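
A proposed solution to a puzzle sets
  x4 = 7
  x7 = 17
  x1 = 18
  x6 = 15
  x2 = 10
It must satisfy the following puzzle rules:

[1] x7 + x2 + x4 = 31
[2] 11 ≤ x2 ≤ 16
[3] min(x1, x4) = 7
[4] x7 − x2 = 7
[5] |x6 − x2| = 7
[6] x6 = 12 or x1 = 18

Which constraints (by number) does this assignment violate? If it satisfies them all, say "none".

[1] x7 + x2 + x4 = 17 + 10 + 7 = 34, not 31  false
[2] x2 = 10 is outside [11, 16]  false
[3] min(18, 7) = 7  true
[4] x7 − x2 = 17 − 10 = 7  true
[5] |15 − 10| = 5, not 7  false
[6] x6 = 15 ≠ 12, but x1 = 18 = 18 (second disjunct)  true

No — constraints 1, 2, and 5 are not satisfied.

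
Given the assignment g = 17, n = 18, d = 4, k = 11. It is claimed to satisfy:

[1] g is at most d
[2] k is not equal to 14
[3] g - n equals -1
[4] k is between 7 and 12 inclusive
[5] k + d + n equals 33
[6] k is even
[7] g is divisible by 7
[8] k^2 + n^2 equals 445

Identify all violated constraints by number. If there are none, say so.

The assignment fails constraints 1, 6, and 7.

[1] g = 17, d = 4; 17 > 4 (want ≤) — fails.
[2] k = 11, and 11 ≠ 14 — holds.
[3] g - n = 17 - 18 = -1 — holds.
[4] k = 11 lies in [7, 12] — holds.
[5] k + d + n = 11 + 4 + 18 = 33 — holds.
[6] k = 11 is odd — fails.
[7] 17 = 7*2 + 3, so 7 does not divide 17 — fails.
[8] k^2 + n^2 = 11^2 + 18^2 = 121 + 324 = 445 — holds.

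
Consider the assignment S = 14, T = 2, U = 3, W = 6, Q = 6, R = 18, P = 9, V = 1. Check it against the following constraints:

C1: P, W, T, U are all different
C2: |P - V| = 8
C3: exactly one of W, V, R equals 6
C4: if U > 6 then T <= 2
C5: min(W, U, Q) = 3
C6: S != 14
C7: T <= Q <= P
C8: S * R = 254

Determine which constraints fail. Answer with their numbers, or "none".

C1: values 9, 6, 2, 3 are pairwise distinct — holds.
C2: |9 - 1| = 8 — holds.
C3: W=6, V=1, R=18; 1 of them equals 6 — holds.
C4: U = 3, not > 6; antecedent false, conditional vacuously true — holds.
C5: min(6, 3, 6) = 3 — holds.
C6: S = 14, but 14 is required to differ — fails.
C7: values 2 <= 6 <= 9 — holds.
C8: S * R = 14 * 18 = 252, not 254 — fails.

Violated: 6 and 8.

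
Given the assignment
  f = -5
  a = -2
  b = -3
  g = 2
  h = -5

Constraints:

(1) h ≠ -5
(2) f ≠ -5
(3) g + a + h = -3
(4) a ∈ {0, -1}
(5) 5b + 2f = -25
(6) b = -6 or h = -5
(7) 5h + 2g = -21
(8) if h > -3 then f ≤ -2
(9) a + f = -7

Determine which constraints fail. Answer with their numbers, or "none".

(1) h = -5, but -5 is required to differ  ✘
(2) f = -5, but -5 is required to differ  ✘
(3) g + a + h = 2 + (-2) + (-5) = -5, not -3  ✘
(4) a = -2 is not in {0, -1}  ✘
(5) 5b + 2f = 5(-3) + 2(-5) = -25  ✔
(6) b = -3 ≠ -6, but h = -5 = -5 (second disjunct)  ✔
(7) 5h + 2g = 5(-5) + 2(2) = -21  ✔
(8) h = -5, not > -3; antecedent false, conditional vacuously true  ✔
(9) a + f = -2 + (-5) = -7  ✔

Constraints 1, 2, 3, 4 do not hold.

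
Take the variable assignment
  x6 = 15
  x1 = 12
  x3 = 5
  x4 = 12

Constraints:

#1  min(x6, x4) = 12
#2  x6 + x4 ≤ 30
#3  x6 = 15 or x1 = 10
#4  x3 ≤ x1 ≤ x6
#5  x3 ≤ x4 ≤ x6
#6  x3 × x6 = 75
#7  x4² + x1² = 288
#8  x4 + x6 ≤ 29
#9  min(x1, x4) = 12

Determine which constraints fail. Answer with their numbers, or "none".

#1 min(15, 12) = 12 — holds.
#2 x6 + x4 = 15 + 12 = 27; 27 ≤ 30 — holds.
#3 x6 = 15 = 15 (first disjunct) — holds.
#4 values 5 ≤ 12 ≤ 15 — holds.
#5 values 5 ≤ 12 ≤ 15 — holds.
#6 x3 × x6 = 5 × 15 = 75 — holds.
#7 x4² + x1² = 12² + 12² = 144 + 144 = 288 — holds.
#8 x4 + x6 = 12 + 15 = 27; 27 ≤ 29 — holds.
#9 min(12, 12) = 12 — holds.

The assignment satisfies every constraint.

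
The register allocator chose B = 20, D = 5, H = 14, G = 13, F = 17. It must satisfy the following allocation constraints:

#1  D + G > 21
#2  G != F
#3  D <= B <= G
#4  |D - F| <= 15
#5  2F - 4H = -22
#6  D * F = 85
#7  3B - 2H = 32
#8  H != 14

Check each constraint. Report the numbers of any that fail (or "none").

Constraints 1, 3, 8 do not hold.

#1 D + G = 5 + 13 = 18; 18 ≤ 21, bound 21 not met  no
#2 G = 13, F = 17; distinct  yes
#3 values 5, 20, 13; B = 20 is not <= G = 13  no
#4 |5 - 17| = 12; 12 ≤ 15  yes
#5 2F - 4H = 2(17) - 4(14) = -22  yes
#6 D * F = 5 * 17 = 85  yes
#7 3B - 2H = 3(20) - 2(14) = 32  yes
#8 H = 14, but 14 is required to differ  no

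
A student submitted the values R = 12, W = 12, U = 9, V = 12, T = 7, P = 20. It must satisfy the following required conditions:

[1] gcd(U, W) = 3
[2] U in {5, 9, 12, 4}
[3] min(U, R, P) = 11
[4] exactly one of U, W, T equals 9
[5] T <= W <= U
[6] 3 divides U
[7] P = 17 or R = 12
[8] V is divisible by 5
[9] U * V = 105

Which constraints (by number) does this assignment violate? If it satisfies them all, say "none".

[1] gcd(9, 12) = 3 — holds.
[2] U = 9 is in {5, 9, 12, 4} — holds.
[3] min(9, 12, 20) = 9, not 11 — fails.
[4] U=9, W=12, T=7; 1 of them equals 9 — holds.
[5] values 7, 12, 9; W = 12 is not <= U = 9 — fails.
[6] 9 / 3 = 3, so 3 divides 9 — holds.
[7] P = 20 ≠ 17, but R = 12 = 12 (second disjunct) — holds.
[8] 12 = 5*2 + 2, so 5 does not divide 12 — fails.
[9] U * V = 9 * 12 = 108, not 105 — fails.

Violated: 3, 5, 8, and 9.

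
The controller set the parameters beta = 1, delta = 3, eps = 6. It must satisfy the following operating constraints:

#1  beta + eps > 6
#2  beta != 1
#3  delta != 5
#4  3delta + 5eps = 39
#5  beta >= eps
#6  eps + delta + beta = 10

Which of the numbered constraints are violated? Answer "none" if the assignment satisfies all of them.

#1 beta + eps = 1 + 6 = 7; 7 > 6 — holds.
#2 beta = 1, but 1 is required to differ — does not hold.
#3 delta = 3, and 3 ≠ 5 — holds.
#4 3delta + 5eps = 3(3) + 5(6) = 39 — holds.
#5 beta = 1, eps = 6; 1 < 6 (want ≥) — does not hold.
#6 eps + delta + beta = 6 + 3 + 1 = 10 — holds.

No — constraints 2 and 5 are not satisfied.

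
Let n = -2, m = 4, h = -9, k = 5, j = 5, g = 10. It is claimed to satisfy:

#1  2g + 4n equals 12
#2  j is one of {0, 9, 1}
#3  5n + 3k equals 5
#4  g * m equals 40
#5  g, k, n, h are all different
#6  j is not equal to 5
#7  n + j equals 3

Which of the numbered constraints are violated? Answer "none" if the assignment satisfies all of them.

#1 2g + 4n = 2(10) + 4(-2) = 12  OK
#2 j = 5 is not in {0, 9, 1}  FAIL
#3 5n + 3k = 5(-2) + 3(5) = 5  OK
#4 g * m = 10 * 4 = 40  OK
#5 values 10, 5, -2, -9 are pairwise distinct  OK
#6 j = 5, but 5 is required to differ  FAIL
#7 n + j = -2 + 5 = 3  OK

No — constraints 2 and 6 are not satisfied.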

=======

Work out how many lines in the material contain the string "claimed", then write that number and nothing more.

### RESULT
2